*** Opening of Input for this task ***

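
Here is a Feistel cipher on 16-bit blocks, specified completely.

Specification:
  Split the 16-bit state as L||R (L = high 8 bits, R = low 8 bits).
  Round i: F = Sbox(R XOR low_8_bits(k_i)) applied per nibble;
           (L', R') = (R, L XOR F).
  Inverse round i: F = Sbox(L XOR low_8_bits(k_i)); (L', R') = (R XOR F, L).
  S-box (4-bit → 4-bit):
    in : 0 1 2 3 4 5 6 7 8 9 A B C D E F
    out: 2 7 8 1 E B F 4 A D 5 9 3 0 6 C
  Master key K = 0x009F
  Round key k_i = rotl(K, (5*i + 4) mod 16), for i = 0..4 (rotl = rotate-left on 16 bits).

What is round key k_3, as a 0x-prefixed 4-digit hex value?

0x04F8

K = 0x009F
k_0 = rotl(K, (5*0+4) mod 16) = rotl(K, 4) = 0x09F0
k_1 = rotl(K, (5*1+4) mod 16) = rotl(K, 9) = 0x3E01
k_2 = rotl(K, (5*2+4) mod 16) = rotl(K, 14) = 0xC027
k_3 = rotl(K, (5*3+4) mod 16) = rotl(K, 3) = 0x04F8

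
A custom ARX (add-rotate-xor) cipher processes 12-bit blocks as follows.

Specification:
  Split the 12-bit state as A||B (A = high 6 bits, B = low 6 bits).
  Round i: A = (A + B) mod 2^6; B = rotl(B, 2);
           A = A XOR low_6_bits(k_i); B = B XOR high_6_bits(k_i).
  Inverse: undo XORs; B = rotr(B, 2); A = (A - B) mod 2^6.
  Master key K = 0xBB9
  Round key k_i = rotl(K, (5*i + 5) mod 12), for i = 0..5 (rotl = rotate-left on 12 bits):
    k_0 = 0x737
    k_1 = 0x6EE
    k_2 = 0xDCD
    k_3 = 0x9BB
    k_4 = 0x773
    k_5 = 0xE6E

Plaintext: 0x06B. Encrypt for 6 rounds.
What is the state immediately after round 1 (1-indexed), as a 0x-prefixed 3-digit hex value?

0x6F2

s_0 = plaintext = 0x06B
s_1 = Round(s_0, k_0) = 0x6F2
s_2 = Round(s_1, k_1) = 0x8D0
s_3 = Round(s_2, k_2) = 0xFB6
s_4 = Round(s_3, k_3) = 0x3FD
s_5 = Round(s_4, k_4) = 0xFEA
s_6 = Round(s_5, k_5) = 0x1D3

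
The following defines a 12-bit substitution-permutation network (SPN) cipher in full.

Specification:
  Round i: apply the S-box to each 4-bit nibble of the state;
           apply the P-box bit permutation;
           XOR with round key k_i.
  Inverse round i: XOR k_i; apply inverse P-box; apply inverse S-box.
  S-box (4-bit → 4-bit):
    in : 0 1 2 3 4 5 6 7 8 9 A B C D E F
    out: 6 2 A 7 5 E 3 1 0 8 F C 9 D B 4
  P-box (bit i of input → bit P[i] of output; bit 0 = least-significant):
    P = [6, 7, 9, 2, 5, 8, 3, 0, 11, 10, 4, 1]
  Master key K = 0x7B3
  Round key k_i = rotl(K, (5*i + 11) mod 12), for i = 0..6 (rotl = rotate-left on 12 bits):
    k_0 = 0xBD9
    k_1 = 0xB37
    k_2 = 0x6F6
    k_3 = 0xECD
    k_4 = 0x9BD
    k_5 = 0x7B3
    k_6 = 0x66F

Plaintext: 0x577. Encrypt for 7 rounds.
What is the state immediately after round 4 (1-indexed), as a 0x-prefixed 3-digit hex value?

0x933

s_0 = plaintext = 0x577
s_1 = Round(s_0, k_0) = 0xFAB
s_2 = Round(s_1, k_1) = 0x80A
s_3 = Round(s_2, k_2) = 0x53A
s_4 = Round(s_3, k_3) = 0x933
s_5 = Round(s_4, k_4) = 0xA57
s_6 = Round(s_5, k_5) = 0xAE8
s_7 = Round(s_6, k_6) = 0xB5C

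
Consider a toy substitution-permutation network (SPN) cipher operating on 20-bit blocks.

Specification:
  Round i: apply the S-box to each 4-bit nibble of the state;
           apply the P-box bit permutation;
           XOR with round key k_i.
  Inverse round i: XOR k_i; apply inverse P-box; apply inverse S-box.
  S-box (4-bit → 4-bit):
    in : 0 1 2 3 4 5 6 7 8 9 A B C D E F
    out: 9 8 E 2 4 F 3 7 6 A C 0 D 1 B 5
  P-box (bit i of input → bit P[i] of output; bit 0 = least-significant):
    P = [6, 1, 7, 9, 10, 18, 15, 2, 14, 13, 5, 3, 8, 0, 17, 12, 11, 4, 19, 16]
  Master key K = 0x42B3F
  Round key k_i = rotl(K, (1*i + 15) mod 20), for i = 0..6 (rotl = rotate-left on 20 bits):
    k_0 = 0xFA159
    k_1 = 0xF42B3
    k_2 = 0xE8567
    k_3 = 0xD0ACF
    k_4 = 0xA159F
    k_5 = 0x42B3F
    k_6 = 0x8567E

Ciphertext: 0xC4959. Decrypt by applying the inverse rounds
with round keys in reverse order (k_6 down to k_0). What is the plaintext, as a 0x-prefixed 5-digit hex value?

0x70F9D

s_0 = ciphertext = 0xC4959
s_1 = InvRound(s_0, k_6) = 0xDE4E9
s_2 = InvRound(s_1, k_5) = 0x5DDC5
s_3 = InvRound(s_2, k_4) = 0x54086
s_4 = InvRound(s_3, k_3) = 0xF30B0
s_5 = InvRound(s_4, k_2) = 0x9E3C7
s_6 = InvRound(s_5, k_1) = 0x3F82D
s_7 = InvRound(s_6, k_0) = 0x70F9D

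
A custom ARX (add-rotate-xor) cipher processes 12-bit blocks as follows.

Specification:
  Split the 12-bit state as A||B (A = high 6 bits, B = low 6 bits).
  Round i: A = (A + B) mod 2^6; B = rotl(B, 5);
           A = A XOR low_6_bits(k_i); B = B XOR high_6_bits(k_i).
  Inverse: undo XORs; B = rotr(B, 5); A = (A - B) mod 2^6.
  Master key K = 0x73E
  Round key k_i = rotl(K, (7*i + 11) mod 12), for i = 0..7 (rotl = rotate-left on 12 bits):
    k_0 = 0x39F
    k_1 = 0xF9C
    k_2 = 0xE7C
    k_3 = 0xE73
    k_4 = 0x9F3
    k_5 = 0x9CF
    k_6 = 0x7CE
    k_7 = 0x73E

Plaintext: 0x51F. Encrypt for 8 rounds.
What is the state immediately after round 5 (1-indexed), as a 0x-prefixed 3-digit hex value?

0x2F4

s_0 = plaintext = 0x51F
s_1 = Round(s_0, k_0) = 0xB21
s_2 = Round(s_1, k_1) = 0x44E
s_3 = Round(s_2, k_2) = 0x8FE
s_4 = Round(s_3, k_3) = 0x4A6
s_5 = Round(s_4, k_4) = 0x2F4
s_6 = Round(s_5, k_5) = 0xC3D
s_7 = Round(s_6, k_6) = 0x8E1
s_8 = Round(s_7, k_7) = 0xEAC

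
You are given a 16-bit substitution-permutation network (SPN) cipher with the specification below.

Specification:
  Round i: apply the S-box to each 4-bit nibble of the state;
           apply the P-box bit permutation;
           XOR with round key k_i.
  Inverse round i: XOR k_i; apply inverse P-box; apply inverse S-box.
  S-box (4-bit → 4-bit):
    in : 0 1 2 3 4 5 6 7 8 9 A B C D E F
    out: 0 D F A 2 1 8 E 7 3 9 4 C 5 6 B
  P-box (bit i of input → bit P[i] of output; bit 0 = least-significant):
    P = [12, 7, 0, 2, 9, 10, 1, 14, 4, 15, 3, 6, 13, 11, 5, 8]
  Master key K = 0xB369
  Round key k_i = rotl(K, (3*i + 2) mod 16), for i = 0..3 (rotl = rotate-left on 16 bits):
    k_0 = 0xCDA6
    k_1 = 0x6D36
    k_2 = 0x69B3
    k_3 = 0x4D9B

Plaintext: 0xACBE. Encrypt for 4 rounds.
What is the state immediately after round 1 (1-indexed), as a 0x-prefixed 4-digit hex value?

0xEC6D

s_0 = plaintext = 0xACBE
s_1 = Round(s_0, k_0) = 0xEC6D
s_2 = Round(s_1, k_1) = 0x355F
s_3 = Round(s_2, k_2) = 0x7227
s_4 = Round(s_3, k_3) = 0x8264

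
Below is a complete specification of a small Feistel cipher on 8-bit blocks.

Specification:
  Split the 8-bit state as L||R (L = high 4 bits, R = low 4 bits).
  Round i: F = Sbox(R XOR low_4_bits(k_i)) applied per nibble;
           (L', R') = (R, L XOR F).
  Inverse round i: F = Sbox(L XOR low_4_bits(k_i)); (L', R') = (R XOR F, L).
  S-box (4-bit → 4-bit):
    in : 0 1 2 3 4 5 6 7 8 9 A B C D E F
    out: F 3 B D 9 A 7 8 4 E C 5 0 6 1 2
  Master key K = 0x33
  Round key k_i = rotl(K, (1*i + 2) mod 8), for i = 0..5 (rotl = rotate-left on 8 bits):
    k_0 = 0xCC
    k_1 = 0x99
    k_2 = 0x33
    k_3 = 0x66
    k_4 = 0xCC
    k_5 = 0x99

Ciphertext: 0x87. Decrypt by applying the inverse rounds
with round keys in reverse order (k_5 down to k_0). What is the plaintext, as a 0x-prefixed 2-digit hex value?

s_0 = ciphertext = 0x87
s_1 = InvRound(s_0, k_5) = 0x48
s_2 = InvRound(s_1, k_4) = 0xC4
s_3 = InvRound(s_2, k_3) = 0x8C
s_4 = InvRound(s_3, k_2) = 0x98
s_5 = InvRound(s_4, k_1) = 0x79
s_6 = InvRound(s_5, k_0) = 0xC7

0xC7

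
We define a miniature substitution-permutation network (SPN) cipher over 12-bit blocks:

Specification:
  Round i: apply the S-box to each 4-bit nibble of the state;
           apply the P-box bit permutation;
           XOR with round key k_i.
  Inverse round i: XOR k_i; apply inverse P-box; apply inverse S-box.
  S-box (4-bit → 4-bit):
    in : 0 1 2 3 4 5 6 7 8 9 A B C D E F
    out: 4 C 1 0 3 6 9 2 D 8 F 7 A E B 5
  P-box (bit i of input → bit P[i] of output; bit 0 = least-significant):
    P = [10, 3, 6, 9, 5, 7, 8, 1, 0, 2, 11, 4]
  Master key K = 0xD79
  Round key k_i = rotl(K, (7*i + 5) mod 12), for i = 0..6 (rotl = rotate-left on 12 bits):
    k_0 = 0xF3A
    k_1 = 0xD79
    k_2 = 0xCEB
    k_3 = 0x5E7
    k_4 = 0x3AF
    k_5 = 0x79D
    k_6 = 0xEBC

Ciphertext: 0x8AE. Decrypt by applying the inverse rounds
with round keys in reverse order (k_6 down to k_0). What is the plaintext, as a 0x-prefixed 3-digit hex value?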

*** Close of Input for this task ***

Exercise |
Copy only this part of the entries above: the line with "k_1 = 0x6D36", the line with "Round i: F = Sbox(R XOR low_4_bits(k_i))", and the lines between, all exactly as written.

Output for this task |
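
    k_1 = 0x6D36
    k_2 = 0x69B3
    k_3 = 0x4D9B

Plaintext: 0xACBE. Encrypt for 4 rounds.
What is the state immediately after round 1 (1-indexed), as a 0x-prefixed 4-digit hex value?

0xEC6D

s_0 = plaintext = 0xACBE
s_1 = Round(s_0, k_0) = 0xEC6D
s_2 = Round(s_1, k_1) = 0x355F
s_3 = Round(s_2, k_2) = 0x7227
s_4 = Round(s_3, k_3) = 0x8264

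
Below is a complete specification of a small Feistel cipher on 8-bit blocks.

Specification:
  Split the 8-bit state as L||R (L = high 4 bits, R = low 4 bits).
  Round i: F = Sbox(R XOR low_4_bits(k_i)) applied per nibble;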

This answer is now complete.